▶ [WHAT IS NEEDED]
Check each line of the listing below for the string "Answer", then give only the number of lines where it occurs.

------ INPUT RECORDS ------

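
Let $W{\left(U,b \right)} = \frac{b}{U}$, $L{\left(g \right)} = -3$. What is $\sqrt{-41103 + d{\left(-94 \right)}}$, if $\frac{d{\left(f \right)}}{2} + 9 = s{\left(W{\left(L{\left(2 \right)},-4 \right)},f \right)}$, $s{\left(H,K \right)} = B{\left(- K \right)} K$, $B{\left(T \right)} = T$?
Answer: $i \sqrt{58793} \approx 242.47 i$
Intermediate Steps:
$s{\left(H,K \right)} = - K^{2}$ ($s{\left(H,K \right)} = - K K = - K^{2}$)
$d{\left(f \right)} = -18 - 2 f^{2}$ ($d{\left(f \right)} = -18 + 2 \left(- f^{2}\right) = -18 - 2 f^{2}$)
$\sqrt{-41103 + d{\left(-94 \right)}} = \sqrt{-41103 - \left(18 + 2 \left(-94\right)^{2}\right)} = \sqrt{-41103 - 17690} = \sqrt{-58793} = i \sqrt{58793}$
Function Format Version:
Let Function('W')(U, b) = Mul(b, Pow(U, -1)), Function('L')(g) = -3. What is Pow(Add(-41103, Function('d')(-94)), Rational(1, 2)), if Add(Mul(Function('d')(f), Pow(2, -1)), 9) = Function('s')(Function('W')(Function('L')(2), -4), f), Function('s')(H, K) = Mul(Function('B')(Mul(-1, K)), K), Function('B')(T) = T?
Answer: Mul(I, Pow(58793, Rational(1, 2))) ≈ Mul(242.47, I)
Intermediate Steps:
Function('s')(H, K) = Mul(-1, Pow(K, 2)) (Function('s')(H, K) = Mul(Mul(-1, K), K) = Mul(-1, Pow(K, 2)))
Function('d')(f) = Add(-18, Mul(-2, Pow(f, 2))) (Function('d')(f) = Add(-18, Mul(2, Mul(-1, Pow(f, 2)))) = Add(-18, Mul(-2, Pow(f, 2))))
Pow(Add(-41103, Function('d')(-94)), Rational(1, 2)) = Pow(Add(-41103, Add(-18, Mul(-2, Pow(-94, 2)))), Rational(1, 2)) = Pow(Add(-41103, Add(-18, Mul(-2, 8836))), Rational(1, 2)) = Pow(Add(-41103, Add(-18, -17672)), Rational(1, 2)) = Pow(Add(-41103, -17690), Rational(1, 2)) = Pow(-58793, Rational(1, 2)) = Mul(I, Pow(58793, Rational(1, 2)))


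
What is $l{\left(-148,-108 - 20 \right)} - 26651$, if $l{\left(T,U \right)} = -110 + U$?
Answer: $-26889$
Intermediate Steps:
$l{\left(-148,-108 - 20 \right)} - 26651 = \left(-110 - 128\right) - 26651 = -238 - 26651 = -26889$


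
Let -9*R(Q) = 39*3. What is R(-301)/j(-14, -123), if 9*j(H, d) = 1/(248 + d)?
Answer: -14625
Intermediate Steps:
j(H, d) = 1/(9*(248 + d))
R(Q) = -13 (R(Q) = -13*3/3 = -1/9*117 = -13)
R(-301)/j(-14, -123) = -13/(1/(9*(248 - 123))) = -13/((1/9)/125) = -13/((1/9)*(1/125)) = -13/1/1125 = -13*1125 = -14625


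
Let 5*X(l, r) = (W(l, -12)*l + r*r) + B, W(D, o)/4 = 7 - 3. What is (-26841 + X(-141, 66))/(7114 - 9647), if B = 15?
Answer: 1554/149 ≈ 10.430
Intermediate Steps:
W(D, o) = 16 (W(D, o) = 4*(7 - 3) = 4*4 = 16)
X(l, r) = 3 + r²/5 + 16*l/5 (X(l, r) = ((16*l + r*r) + 15)/5 = ((16*l + r²) + 15)/5 = ((r² + 16*l) + 15)/5 = (15 + r² + 16*l)/5 = 3 + r²/5 + 16*l/5)
(-26841 + X(-141, 66))/(7114 - 9647) = (-26841 + (3 + (⅕)*66² + (16/5)*(-141)))/(7114 - 9647) = (-26841 + (3 + (⅕)*4356 - 2256/5))/(-2533) = (-26841 + (3 + 4356/5 - 2256/5))*(-1/2533) = (-26841 + 423)*(-1/2533) = -26418*(-1/2533) = 1554/149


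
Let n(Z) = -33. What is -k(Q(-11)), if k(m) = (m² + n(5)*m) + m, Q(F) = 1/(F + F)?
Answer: -705/484 ≈ -1.4566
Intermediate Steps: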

------

▶ [RESPONSE]
6